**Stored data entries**
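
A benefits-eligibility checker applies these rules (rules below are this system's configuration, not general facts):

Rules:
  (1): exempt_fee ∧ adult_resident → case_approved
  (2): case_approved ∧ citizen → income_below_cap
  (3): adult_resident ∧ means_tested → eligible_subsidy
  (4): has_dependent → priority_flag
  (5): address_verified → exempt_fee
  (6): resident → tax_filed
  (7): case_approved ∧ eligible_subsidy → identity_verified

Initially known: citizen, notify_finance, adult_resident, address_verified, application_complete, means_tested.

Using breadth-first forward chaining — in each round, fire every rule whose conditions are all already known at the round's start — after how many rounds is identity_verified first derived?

Round 1 fires (3), (5), giving eligible_subsidy, exempt_fee.
Round 2 fires (1), giving case_approved.
Round 3 fires (2), (7), giving income_below_cap, identity_verified.
identity_verified first appears in round 3.

3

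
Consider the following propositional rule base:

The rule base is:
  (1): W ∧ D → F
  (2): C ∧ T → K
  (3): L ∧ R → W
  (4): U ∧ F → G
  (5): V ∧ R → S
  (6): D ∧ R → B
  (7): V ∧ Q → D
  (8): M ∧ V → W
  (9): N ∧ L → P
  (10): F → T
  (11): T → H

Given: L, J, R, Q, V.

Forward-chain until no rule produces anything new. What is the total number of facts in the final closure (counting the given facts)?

12

Round 1: (3) [L ∧ R → W]; (5) [V ∧ R → S]; (7) [V ∧ Q → D]. Adds W, S, D.
Round 2: (1) [W ∧ D → F]; (6) [D ∧ R → B]. Adds F, B.
Round 3: (10) [F → T]. Adds T.
Round 4: (11) [T → H]. Adds H.
Closure: {B, D, F, H, J, L, Q, R, S, T, V, W} — 12 facts.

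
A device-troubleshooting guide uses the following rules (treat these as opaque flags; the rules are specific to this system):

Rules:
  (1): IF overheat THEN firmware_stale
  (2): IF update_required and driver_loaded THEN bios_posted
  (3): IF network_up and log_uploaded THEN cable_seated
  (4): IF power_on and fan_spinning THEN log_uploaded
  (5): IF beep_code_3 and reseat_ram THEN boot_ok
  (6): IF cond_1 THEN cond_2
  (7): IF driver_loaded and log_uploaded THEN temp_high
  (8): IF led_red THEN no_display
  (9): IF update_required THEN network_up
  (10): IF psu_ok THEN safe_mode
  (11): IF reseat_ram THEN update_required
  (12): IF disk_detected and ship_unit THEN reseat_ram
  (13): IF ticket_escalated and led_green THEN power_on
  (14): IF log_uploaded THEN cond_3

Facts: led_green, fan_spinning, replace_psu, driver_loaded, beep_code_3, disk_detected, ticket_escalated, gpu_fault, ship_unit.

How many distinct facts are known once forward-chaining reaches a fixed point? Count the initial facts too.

Round 1: (12) [IF disk_detected and ship_unit THEN reseat_ram]; (13) [IF ticket_escalated and led_green THEN power_on]. Adds reseat_ram, power_on.
Round 2: (4) [IF power_on and fan_spinning THEN log_uploaded]; (5) [IF beep_code_3 and reseat_ram THEN boot_ok]; (11) [IF reseat_ram THEN update_required]. Adds log_uploaded, boot_ok, update_required.
Round 3: (2) [IF update_required and driver_loaded THEN bios_posted]; (7) [IF driver_loaded and log_uploaded THEN temp_high]; (9) [IF update_required THEN network_up]; (14) [IF log_uploaded THEN cond_3]. Adds bios_posted, temp_high, network_up, cond_3.
Round 4: (3) [IF network_up and log_uploaded THEN cable_seated]. Adds cable_seated.
Closure: {beep_code_3, bios_posted, boot_ok, cable_seated, cond_3, disk_detected, driver_loaded, fan_spinning, gpu_fault, led_green, log_uploaded, network_up, power_on, replace_psu, reseat_ram, ship_unit, temp_high, ticket_escalated, update_required} — 19 facts.

19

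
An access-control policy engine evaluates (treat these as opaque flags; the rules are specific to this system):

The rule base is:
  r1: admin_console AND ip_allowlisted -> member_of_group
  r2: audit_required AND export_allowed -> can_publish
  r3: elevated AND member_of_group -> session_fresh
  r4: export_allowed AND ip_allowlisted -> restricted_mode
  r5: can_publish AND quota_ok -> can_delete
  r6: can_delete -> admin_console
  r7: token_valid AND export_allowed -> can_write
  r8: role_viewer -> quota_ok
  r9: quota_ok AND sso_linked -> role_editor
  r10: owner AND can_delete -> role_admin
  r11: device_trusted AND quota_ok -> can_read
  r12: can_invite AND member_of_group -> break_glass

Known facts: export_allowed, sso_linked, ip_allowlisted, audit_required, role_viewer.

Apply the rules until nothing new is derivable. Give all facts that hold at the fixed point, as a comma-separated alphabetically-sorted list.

admin_console, audit_required, can_delete, can_publish, export_allowed, ip_allowlisted, member_of_group, quota_ok, restricted_mode, role_editor, role_viewer, sso_linked

Round 1 fires r2, r4, r8, giving can_publish, restricted_mode, quota_ok.
Round 2 fires r5, r9, giving can_delete, role_editor.
Round 3 fires r6, giving admin_console.
Round 4 fires r1, giving member_of_group.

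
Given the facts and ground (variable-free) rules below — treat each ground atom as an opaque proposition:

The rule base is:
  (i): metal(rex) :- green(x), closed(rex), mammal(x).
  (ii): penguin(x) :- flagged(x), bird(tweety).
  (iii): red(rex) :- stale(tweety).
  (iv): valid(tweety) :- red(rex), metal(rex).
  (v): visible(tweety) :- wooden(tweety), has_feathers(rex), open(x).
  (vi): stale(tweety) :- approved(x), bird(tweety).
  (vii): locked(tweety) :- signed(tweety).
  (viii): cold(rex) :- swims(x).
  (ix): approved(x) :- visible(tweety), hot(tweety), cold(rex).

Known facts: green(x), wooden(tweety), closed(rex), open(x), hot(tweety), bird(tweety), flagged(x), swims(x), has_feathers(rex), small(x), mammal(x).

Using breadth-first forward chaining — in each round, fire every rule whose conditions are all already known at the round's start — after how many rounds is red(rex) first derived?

4

[1] (i) [metal(rex) :- green(x), closed(rex), mammal(x).]; (ii) [penguin(x) :- flagged(x), bird(tweety).]; (v) [visible(tweety) :- wooden(tweety), has_feathers(rex), open(x).]; (viii) [cold(rex) :- swims(x).]. ⇒ new: metal(rex), penguin(x), visible(tweety), cold(rex).
[2] (ix) [approved(x) :- visible(tweety), hot(tweety), cold(rex).]. ⇒ new: approved(x).
[3] (vi) [stale(tweety) :- approved(x), bird(tweety).]. ⇒ new: stale(tweety).
[4] (iii) [red(rex) :- stale(tweety).]. ⇒ new: red(rex).
red(rex) first appears in round 4.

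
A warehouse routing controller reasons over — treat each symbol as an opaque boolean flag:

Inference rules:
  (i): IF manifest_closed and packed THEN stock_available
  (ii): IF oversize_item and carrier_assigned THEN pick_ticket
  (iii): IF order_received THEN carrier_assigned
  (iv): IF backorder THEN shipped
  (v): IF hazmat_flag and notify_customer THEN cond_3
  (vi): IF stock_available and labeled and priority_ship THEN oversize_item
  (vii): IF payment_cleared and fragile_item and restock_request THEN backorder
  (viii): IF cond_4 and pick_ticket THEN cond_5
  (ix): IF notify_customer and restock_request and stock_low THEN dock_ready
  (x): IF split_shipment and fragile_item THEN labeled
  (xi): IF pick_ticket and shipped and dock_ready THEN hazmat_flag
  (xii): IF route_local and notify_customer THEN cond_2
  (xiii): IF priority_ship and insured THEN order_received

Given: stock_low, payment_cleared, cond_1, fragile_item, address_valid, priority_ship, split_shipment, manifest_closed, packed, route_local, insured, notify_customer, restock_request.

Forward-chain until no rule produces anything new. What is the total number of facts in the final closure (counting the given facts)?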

**EXERCISE DESCRIPTION**
From the data above, output exactly the lines between the one containing "(ix): approved(x) :- visible(tweety), hot(tweety), cold(rex)." and the one containing "has_feathers(rex), small(x), mammal(x).", counting both of them.

**RESPONSE BELOW**
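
  (ix): approved(x) :- visible(tweety), hot(tweety), cold(rex).

Known facts: green(x), wooden(tweety), closed(rex), open(x), hot(tweety), bird(tweety), flagged(x), swims(x), has_feathers(rex), small(x), mammal(x).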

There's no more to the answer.